> _Exercise_: What is needed is a word-for-word copy of the records below.

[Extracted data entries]
--- START ---

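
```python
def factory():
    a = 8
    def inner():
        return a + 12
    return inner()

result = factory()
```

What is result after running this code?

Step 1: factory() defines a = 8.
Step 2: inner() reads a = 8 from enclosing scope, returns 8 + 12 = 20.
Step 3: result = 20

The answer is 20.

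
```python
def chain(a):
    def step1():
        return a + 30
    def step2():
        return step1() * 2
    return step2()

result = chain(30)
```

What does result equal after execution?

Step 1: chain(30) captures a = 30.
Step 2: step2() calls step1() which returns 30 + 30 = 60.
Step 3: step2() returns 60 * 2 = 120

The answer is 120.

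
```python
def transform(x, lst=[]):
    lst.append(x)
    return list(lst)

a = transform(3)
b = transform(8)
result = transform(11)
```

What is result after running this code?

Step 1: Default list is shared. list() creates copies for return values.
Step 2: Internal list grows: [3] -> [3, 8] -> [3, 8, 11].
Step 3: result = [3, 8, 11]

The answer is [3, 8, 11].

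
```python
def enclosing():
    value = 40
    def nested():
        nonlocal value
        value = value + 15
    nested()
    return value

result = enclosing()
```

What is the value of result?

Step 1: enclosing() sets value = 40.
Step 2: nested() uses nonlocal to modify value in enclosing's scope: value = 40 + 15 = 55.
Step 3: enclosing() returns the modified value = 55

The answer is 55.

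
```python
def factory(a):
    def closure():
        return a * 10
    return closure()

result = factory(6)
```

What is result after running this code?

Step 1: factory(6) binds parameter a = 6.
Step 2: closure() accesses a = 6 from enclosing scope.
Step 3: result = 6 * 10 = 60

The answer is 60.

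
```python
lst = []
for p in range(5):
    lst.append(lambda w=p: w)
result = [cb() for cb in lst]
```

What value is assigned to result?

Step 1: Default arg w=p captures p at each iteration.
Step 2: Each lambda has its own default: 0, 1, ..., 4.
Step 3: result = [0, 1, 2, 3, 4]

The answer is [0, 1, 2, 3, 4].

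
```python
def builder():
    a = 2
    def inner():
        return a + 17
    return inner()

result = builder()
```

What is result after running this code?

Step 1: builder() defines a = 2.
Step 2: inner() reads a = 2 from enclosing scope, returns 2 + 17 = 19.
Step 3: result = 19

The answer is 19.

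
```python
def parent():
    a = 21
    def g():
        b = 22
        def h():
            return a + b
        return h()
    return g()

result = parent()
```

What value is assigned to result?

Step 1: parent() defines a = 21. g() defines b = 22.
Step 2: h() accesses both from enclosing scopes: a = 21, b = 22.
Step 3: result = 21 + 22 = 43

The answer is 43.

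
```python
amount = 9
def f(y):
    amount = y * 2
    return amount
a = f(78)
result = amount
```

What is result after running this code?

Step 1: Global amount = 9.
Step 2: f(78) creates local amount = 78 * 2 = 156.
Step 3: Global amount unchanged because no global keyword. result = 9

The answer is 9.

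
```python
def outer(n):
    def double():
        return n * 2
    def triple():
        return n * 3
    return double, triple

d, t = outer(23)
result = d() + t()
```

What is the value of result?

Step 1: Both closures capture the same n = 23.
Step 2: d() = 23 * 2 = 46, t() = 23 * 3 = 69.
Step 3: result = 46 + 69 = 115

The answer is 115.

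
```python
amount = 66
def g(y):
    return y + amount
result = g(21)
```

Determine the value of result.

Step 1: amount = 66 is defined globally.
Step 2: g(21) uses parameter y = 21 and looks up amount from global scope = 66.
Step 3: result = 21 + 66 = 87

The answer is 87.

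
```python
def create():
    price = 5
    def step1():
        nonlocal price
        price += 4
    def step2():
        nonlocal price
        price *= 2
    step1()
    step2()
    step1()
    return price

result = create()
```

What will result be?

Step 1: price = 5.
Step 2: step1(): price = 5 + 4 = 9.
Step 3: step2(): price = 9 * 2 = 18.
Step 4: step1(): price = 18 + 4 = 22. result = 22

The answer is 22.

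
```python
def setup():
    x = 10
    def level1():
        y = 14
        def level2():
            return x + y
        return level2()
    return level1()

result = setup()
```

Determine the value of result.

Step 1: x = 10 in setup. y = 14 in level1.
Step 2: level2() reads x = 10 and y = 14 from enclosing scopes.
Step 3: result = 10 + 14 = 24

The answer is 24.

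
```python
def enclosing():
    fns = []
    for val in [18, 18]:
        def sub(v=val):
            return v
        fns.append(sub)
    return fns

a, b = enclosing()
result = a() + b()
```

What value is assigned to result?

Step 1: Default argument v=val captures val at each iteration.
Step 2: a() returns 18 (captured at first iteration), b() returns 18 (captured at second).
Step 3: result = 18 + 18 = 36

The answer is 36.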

--- END ---

> _Solution below_:
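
```python
def factory():
    a = 8
    def inner():
        return a + 12
    return inner()

result = factory()
```

What is result after running this code?

Step 1: factory() defines a = 8.
Step 2: inner() reads a = 8 from enclosing scope, returns 8 + 12 = 20.
Step 3: result = 20

The answer is 20.

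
```python
def chain(a):
    def step1():
        return a + 30
    def step2():
        return step1() * 2
    return step2()

result = chain(30)
```

What does result equal after execution?

Step 1: chain(30) captures a = 30.
Step 2: step2() calls step1() which returns 30 + 30 = 60.
Step 3: step2() returns 60 * 2 = 120

The answer is 120.

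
```python
def transform(x, lst=[]):
    lst.append(x)
    return list(lst)

a = transform(3)
b = transform(8)
result = transform(11)
```

What is result after running this code?

Step 1: Default list is shared. list() creates copies for return values.
Step 2: Internal list grows: [3] -> [3, 8] -> [3, 8, 11].
Step 3: result = [3, 8, 11]

The answer is [3, 8, 11].

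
```python
def enclosing():
    value = 40
    def nested():
        nonlocal value
        value = value + 15
    nested()
    return value

result = enclosing()
```

What is the value of result?

Step 1: enclosing() sets value = 40.
Step 2: nested() uses nonlocal to modify value in enclosing's scope: value = 40 + 15 = 55.
Step 3: enclosing() returns the modified value = 55

The answer is 55.

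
```python
def factory(a):
    def closure():
        return a * 10
    return closure()

result = factory(6)
```

What is result after running this code?

Step 1: factory(6) binds parameter a = 6.
Step 2: closure() accesses a = 6 from enclosing scope.
Step 3: result = 6 * 10 = 60

The answer is 60.

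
```python
lst = []
for p in range(5):
    lst.append(lambda w=p: w)
result = [cb() for cb in lst]
```

What value is assigned to result?

Step 1: Default arg w=p captures p at each iteration.
Step 2: Each lambda has its own default: 0, 1, ..., 4.
Step 3: result = [0, 1, 2, 3, 4]

The answer is [0, 1, 2, 3, 4].

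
```python
def builder():
    a = 2
    def inner():
        return a + 17
    return inner()

result = builder()
```

What is result after running this code?

Step 1: builder() defines a = 2.
Step 2: inner() reads a = 2 from enclosing scope, returns 2 + 17 = 19.
Step 3: result = 19

The answer is 19.

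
```python
def parent():
    a = 21
    def g():
        b = 22
        def h():
            return a + b
        return h()
    return g()

result = parent()
```

What value is assigned to result?

Step 1: parent() defines a = 21. g() defines b = 22.
Step 2: h() accesses both from enclosing scopes: a = 21, b = 22.
Step 3: result = 21 + 22 = 43

The answer is 43.

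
```python
amount = 9
def f(y):
    amount = y * 2
    return amount
a = f(78)
result = amount
```

What is result after running this code?

Step 1: Global amount = 9.
Step 2: f(78) creates local amount = 78 * 2 = 156.
Step 3: Global amount unchanged because no global keyword. result = 9

The answer is 9.

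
```python
def outer(n):
    def double():
        return n * 2
    def triple():
        return n * 3
    return double, triple

d, t = outer(23)
result = d() + t()
```

What is the value of result?

Step 1: Both closures capture the same n = 23.
Step 2: d() = 23 * 2 = 46, t() = 23 * 3 = 69.
Step 3: result = 46 + 69 = 115

The answer is 115.

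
```python
amount = 66
def g(y):
    return y + amount
result = g(21)
```

Determine the value of result.

Step 1: amount = 66 is defined globally.
Step 2: g(21) uses parameter y = 21 and looks up amount from global scope = 66.
Step 3: result = 21 + 66 = 87

The answer is 87.

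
```python
def create():
    price = 5
    def step1():
        nonlocal price
        price += 4
    def step2():
        nonlocal price
        price *= 2
    step1()
    step2()
    step1()
    return price

result = create()
```

What will result be?

Step 1: price = 5.
Step 2: step1(): price = 5 + 4 = 9.
Step 3: step2(): price = 9 * 2 = 18.
Step 4: step1(): price = 18 + 4 = 22. result = 22

The answer is 22.

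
```python
def setup():
    x = 10
    def level1():
        y = 14
        def level2():
            return x + y
        return level2()
    return level1()

result = setup()
```

Determine the value of result.

Step 1: x = 10 in setup. y = 14 in level1.
Step 2: level2() reads x = 10 and y = 14 from enclosing scopes.
Step 3: result = 10 + 14 = 24

The answer is 24.

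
```python
def enclosing():
    fns = []
    for val in [18, 18]:
        def sub(v=val):
            return v
        fns.append(sub)
    return fns

a, b = enclosing()
result = a() + b()
```

What value is assigned to result?

Step 1: Default argument v=val captures val at each iteration.
Step 2: a() returns 18 (captured at first iteration), b() returns 18 (captured at second).
Step 3: result = 18 + 18 = 36

The answer is 36.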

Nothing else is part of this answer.